== Records ==

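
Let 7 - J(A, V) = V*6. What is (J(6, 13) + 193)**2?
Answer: 14884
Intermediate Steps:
J(A, V) = 7 - 6*V (J(A, V) = 7 - V*6 = 7 - 6*V)
(J(6, 13) + 193)**2 = ((7 - 6*13) + 193)**2 = ((7 - 78) + 193)**2 = (-71 + 193)**2 = 122**2 = 14884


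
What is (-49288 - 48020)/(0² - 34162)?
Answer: 48654/17081 ≈ 2.8484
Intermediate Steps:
(-49288 - 48020)/(0² - 34162) = -97308/(0 - 34162) = -97308/(-34162) = -97308*(-1/34162) = 48654/17081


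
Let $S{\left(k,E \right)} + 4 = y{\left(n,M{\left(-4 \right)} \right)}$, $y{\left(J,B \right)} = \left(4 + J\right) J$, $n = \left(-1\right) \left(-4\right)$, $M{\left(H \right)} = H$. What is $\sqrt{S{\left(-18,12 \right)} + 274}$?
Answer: $\sqrt{302} \approx 17.378$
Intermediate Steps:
$n = 4$
$y{\left(J,B \right)} = J \left(4 + J\right)$
$S{\left(k,E \right)} = 28$ ($S{\left(k,E \right)} = -4 + 4 \left(4 + 4\right) = -4 + 4 \cdot 8 = -4 + 32 = 28$)
$\sqrt{S{\left(-18,12 \right)} + 274} = \sqrt{28 + 274} = \sqrt{302}$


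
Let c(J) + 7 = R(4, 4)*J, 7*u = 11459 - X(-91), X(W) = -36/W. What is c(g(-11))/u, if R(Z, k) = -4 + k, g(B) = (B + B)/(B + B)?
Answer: -4459/1042733 ≈ -0.0042763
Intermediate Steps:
g(B) = 1 (g(B) = (2*B)/((2*B)) = (2*B)*(1/(2*B)) = 1)
u = 1042733/637 (u = (11459 - (-36)/(-91))/7 = (11459 - (-36)*(-1)/91)/7 = (11459 - 1*36/91)/7 = (11459 - 36/91)/7 = (⅐)*(1042733/91) = 1042733/637 ≈ 1636.9)
c(J) = -7 (c(J) = -7 + (-4 + 4)*J = -7 + 0*J = -7 + 0 = -7)
c(g(-11))/u = -7/1042733/637 = -7*637/1042733 = -4459/1042733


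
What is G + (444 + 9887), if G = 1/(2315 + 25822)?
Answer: 290683348/28137 ≈ 10331.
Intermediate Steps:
G = 1/28137 ≈ 3.5540e-5
G + (444 + 9887) = 1/28137 + (444 + 9887) = 1/28137 + 10331 = 290683348/28137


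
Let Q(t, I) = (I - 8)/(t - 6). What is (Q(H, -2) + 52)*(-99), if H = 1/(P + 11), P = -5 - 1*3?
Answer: -90486/17 ≈ -5322.7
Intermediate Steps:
P = -8 (P = -5 - 3 = -8)
H = ⅓ (H = 1/(-8 + 11) = 1/3 = ⅓ ≈ 0.33333)
Q(t, I) = (-8 + I)/(-6 + t)
(Q(H, -2) + 52)*(-99) = ((-8 - 2)/(-6 + ⅓) + 52)*(-99) = (-10/(-17/3) + 52)*(-99) = (-3/17*(-10) + 52)*(-99) = (30/17 + 52)*(-99) = (914/17)*(-99) = -90486/17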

===

» **What to do**
Determine the number of lines in the records that contain the word "Answer", and provide that number alone.

» **Exercise output**
6